DATASET below:

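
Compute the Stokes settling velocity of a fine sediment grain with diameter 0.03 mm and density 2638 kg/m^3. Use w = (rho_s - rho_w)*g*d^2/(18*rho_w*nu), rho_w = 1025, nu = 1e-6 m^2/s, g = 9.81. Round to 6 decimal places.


w = (rho_s - rho_w) * g * d^2 / (18 * rho_w * nu)
d = 0.03 mm = 0.000030 m
rho_s - rho_w = 2638 - 1025 = 1613
Numerator = 1613 * 9.81 * (0.000030)^2 = 0.000014241177
Denominator = 18 * 1025 * 1e-6 = 0.018450
w = 0.000772 m/s

0.000772


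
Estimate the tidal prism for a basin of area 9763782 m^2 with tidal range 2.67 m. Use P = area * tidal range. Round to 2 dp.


Tidal prism = Area * Tidal range
P = 9763782 * 2.67
P = 26069297.94 m^3

26069297.94


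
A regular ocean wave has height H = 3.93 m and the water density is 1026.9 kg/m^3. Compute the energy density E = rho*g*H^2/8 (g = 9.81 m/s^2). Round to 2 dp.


E = (1/8) * rho * g * H^2
E = (1/8) * 1026.9 * 9.81 * 3.93^2
E = 0.125 * 1026.9 * 9.81 * 15.4449
E = 19448.78 J/m^2

19448.78


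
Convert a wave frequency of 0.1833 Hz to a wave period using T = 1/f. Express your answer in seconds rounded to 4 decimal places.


T = 1 / f
T = 1 / 0.1833
T = 5.4555 s

5.4555


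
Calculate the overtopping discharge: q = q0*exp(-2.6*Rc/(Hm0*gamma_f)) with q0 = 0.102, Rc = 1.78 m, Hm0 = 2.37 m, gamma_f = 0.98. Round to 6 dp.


q = q0 * exp(-2.6 * Rc / (Hm0 * gamma_f))
Exponent = -2.6 * 1.78 / (2.37 * 0.98)
= -2.6 * 1.78 / 2.3226
= -1.992595
exp(-1.992595) = 0.136341
q = 0.102 * 0.136341
q = 0.013907 m^3/s/m

0.013907


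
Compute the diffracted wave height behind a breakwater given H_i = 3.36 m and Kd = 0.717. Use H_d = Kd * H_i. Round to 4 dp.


H_d = Kd * H_i
H_d = 0.717 * 3.36
H_d = 2.4091 m

2.4091


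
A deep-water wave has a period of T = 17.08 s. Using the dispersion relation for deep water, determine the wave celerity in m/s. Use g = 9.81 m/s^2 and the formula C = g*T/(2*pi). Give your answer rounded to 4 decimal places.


We use the deep-water celerity formula:
C = g * T / (2 * pi)
C = 9.81 * 17.08 / (2 * 3.14159...)
C = 167.554800 / 6.283185
C = 26.6672 m/s

26.6672


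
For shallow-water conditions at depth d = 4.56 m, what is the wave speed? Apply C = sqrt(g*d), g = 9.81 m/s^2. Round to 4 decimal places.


Using the shallow-water approximation:
C = sqrt(g * d) = sqrt(9.81 * 4.56)
C = sqrt(44.7336)
C = 6.6883 m/s

6.6883


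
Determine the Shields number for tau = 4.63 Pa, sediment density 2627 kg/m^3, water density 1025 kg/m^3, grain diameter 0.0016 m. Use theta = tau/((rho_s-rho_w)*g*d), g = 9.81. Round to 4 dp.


theta = tau / ((rho_s - rho_w) * g * d)
rho_s - rho_w = 2627 - 1025 = 1602
Denominator = 1602 * 9.81 * 0.0016 = 25.144992
theta = 4.63 / 25.144992
theta = 0.1841

0.1841


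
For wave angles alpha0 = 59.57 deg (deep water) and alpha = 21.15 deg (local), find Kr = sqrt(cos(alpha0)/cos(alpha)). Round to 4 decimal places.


Kr = sqrt(cos(alpha0) / cos(alpha))
cos(59.57) = 0.506485
cos(21.15) = 0.932639
Kr = sqrt(0.506485 / 0.932639)
Kr = sqrt(0.543067)
Kr = 0.7369

0.7369


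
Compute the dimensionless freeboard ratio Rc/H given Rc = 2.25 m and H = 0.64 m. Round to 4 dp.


Relative freeboard = Rc / H
= 2.25 / 0.64
= 3.5156

3.5156


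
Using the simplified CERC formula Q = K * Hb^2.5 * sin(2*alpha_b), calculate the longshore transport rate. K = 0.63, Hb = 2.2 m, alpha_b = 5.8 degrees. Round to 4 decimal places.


Q = K * Hb^2.5 * sin(2 * alpha_b)
Hb^2.5 = 2.2^2.5 = 7.178880
sin(2 * 5.8) = sin(11.6) = 0.201078
Q = 0.63 * 7.178880 * 0.201078
Q = 0.9094 m^3/s

0.9094


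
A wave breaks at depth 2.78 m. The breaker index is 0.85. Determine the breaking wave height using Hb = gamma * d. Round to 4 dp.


Hb = gamma * d
Hb = 0.85 * 2.78
Hb = 2.3630 m

2.3630


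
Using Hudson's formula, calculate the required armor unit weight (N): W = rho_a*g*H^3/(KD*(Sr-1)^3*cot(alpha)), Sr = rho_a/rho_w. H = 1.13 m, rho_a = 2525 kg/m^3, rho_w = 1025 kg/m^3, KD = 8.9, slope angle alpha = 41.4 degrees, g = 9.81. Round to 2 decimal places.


Sr = rho_a / rho_w = 2525 / 1025 = 2.463415
(Sr - 1) = 1.463415
(Sr - 1)^3 = 3.134023
cot(41.4) = 1 / tan(41.4) = 1 / 0.881619 = 1.134277
Numerator = 2525 * 9.81 * 1.13^3 = 35740.9194
Denominator = 8.9 * 3.134023 * 1.134277 = 31.638177
W = 35740.9194 / 31.638177
W = 1129.68 N

1129.68


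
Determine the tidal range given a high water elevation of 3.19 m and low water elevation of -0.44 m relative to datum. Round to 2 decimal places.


Tidal range = High water - Low water
Tidal range = 3.19 - (-0.44)
Tidal range = 3.63 m

3.63


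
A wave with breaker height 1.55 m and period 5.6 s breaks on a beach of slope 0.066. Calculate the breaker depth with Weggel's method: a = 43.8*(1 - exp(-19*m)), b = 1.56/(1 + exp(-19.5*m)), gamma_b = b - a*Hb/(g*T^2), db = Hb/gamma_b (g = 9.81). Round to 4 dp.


a = 43.8 * (1 - exp(-19 * m))
exp(-19 * 0.066) = exp(-1.2540) = 0.285361
a = 43.8 * (1 - 0.285361) = 31.301185
b = 1.56 / (1 + exp(-19.5 * m))
exp(-19.5 * 0.066) = exp(-1.2870) = 0.276098
b = 1.56 / (1 + 0.276098) = 1.222477
Hb / (g * T^2) = 1.55 / (9.81 * 5.6^2) = 1.55 / 307.6416 = 0.00503833
gamma_b = b - a * Hb/(g*T^2) = 1.222477 - 31.301185 * 0.00503833 = 1.064771
db = Hb / gamma_b = 1.55 / 1.064771
db = 1.4557 m

1.4557


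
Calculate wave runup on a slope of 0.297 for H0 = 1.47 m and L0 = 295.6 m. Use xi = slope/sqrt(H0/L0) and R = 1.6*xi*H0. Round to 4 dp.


xi = slope / sqrt(H0/L0)
H0/L0 = 1.47/295.6 = 0.004973
sqrt(0.004973) = 0.070519
xi = 0.297 / 0.070519 = 4.211628
R = 1.6 * xi * H0 = 1.6 * 4.211628 * 1.47
R = 9.9057 m

9.9057


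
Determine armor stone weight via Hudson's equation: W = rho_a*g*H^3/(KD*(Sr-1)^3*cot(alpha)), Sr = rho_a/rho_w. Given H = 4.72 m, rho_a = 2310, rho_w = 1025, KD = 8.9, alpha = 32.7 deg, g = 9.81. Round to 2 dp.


Sr = rho_a / rho_w = 2310 / 1025 = 2.253659
(Sr - 1) = 1.253659
(Sr - 1)^3 = 1.970325
cot(32.7) = 1 / tan(32.7) = 1 / 0.641989 = 1.557660
Numerator = 2310 * 9.81 * 4.72^3 = 2382906.3971
Denominator = 8.9 * 1.970325 * 1.557660 = 27.314955
W = 2382906.3971 / 27.314955
W = 87238.16 N

87238.16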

End of DATASET.

## TASK DESCRIPTION
Having located the line containing "A wave with", set it down along with every line after it through the end of the data, reproducing each exactly.

## RESPONSE AREA
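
A wave with breaker height 1.55 m and period 5.6 s breaks on a beach of slope 0.066. Calculate the breaker depth with Weggel's method: a = 43.8*(1 - exp(-19*m)), b = 1.56/(1 + exp(-19.5*m)), gamma_b = b - a*Hb/(g*T^2), db = Hb/gamma_b (g = 9.81). Round to 4 dp.


a = 43.8 * (1 - exp(-19 * m))
exp(-19 * 0.066) = exp(-1.2540) = 0.285361
a = 43.8 * (1 - 0.285361) = 31.301185
b = 1.56 / (1 + exp(-19.5 * m))
exp(-19.5 * 0.066) = exp(-1.2870) = 0.276098
b = 1.56 / (1 + 0.276098) = 1.222477
Hb / (g * T^2) = 1.55 / (9.81 * 5.6^2) = 1.55 / 307.6416 = 0.00503833
gamma_b = b - a * Hb/(g*T^2) = 1.222477 - 31.301185 * 0.00503833 = 1.064771
db = Hb / gamma_b = 1.55 / 1.064771
db = 1.4557 m

1.4557


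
Calculate wave runup on a slope of 0.297 for H0 = 1.47 m and L0 = 295.6 m. Use xi = slope/sqrt(H0/L0) and R = 1.6*xi*H0. Round to 4 dp.


xi = slope / sqrt(H0/L0)
H0/L0 = 1.47/295.6 = 0.004973
sqrt(0.004973) = 0.070519
xi = 0.297 / 0.070519 = 4.211628
R = 1.6 * xi * H0 = 1.6 * 4.211628 * 1.47
R = 9.9057 m

9.9057


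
Determine armor stone weight via Hudson's equation: W = rho_a*g*H^3/(KD*(Sr-1)^3*cot(alpha)), Sr = rho_a/rho_w. Given H = 4.72 m, rho_a = 2310, rho_w = 1025, KD = 8.9, alpha = 32.7 deg, g = 9.81. Round to 2 dp.


Sr = rho_a / rho_w = 2310 / 1025 = 2.253659
(Sr - 1) = 1.253659
(Sr - 1)^3 = 1.970325
cot(32.7) = 1 / tan(32.7) = 1 / 0.641989 = 1.557660
Numerator = 2310 * 9.81 * 4.72^3 = 2382906.3971
Denominator = 8.9 * 1.970325 * 1.557660 = 27.314955
W = 2382906.3971 / 27.314955
W = 87238.16 N

87238.16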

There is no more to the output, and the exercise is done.